◆ **Aim of the task**
Please copy out all the data. Every detail stays the same.

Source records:
──────────────────────────────

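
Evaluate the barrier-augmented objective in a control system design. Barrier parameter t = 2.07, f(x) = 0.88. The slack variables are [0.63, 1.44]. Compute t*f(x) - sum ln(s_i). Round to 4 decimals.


Step 1: Compute log-barrier.
ln values: [-0.462, 0.3646]
phi = -(-0.462 + 0.3646) = 0.0974
Step 2: Compute augmented objective.
t*f(x) = 2.07*0.88 = 1.8216
Total = 1.8216 + 0.0974 = 1.919


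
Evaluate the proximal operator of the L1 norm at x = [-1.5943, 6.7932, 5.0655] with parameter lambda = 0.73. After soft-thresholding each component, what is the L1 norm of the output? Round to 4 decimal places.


Soft-thresholding with lambda = 0.73:
prox(-1.5943) = sign(-1.5943)*max(|-1.5943| - 0.73, 0) = -0.8643
prox(6.7932) = sign(6.7932)*max(|6.7932| - 0.73, 0) = 6.0632
prox(5.0655) = sign(5.0655)*max(|5.0655| - 0.73, 0) = 4.3355
prox(x) = [-0.8643, 6.0632, 4.3355]
||prox(x)||_1 = 0.8643 + 6.0632 + 4.3355 = 11.263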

──────────────────────────────

◆ **Answer for the task**
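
Evaluate the barrier-augmented objective in a control system design. Barrier parameter t = 2.07, f(x) = 0.88. The slack variables are [0.63, 1.44]. Compute t*f(x) - sum ln(s_i). Round to 4 decimals.


Step 1: Compute log-barrier.
ln values: [-0.462, 0.3646]
phi = -(-0.462 + 0.3646) = 0.0974
Step 2: Compute augmented objective.
t*f(x) = 2.07*0.88 = 1.8216
Total = 1.8216 + 0.0974 = 1.919


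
Evaluate the proximal operator of the L1 norm at x = [-1.5943, 6.7932, 5.0655] with parameter lambda = 0.73. After soft-thresholding each component, what is the L1 norm of the output? Round to 4 decimal places.


Soft-thresholding with lambda = 0.73:
prox(-1.5943) = sign(-1.5943)*max(|-1.5943| - 0.73, 0) = -0.8643
prox(6.7932) = sign(6.7932)*max(|6.7932| - 0.73, 0) = 6.0632
prox(5.0655) = sign(5.0655)*max(|5.0655| - 0.73, 0) = 4.3355
prox(x) = [-0.8643, 6.0632, 4.3355]
||prox(x)||_1 = 0.8643 + 6.0632 + 4.3355 = 11.263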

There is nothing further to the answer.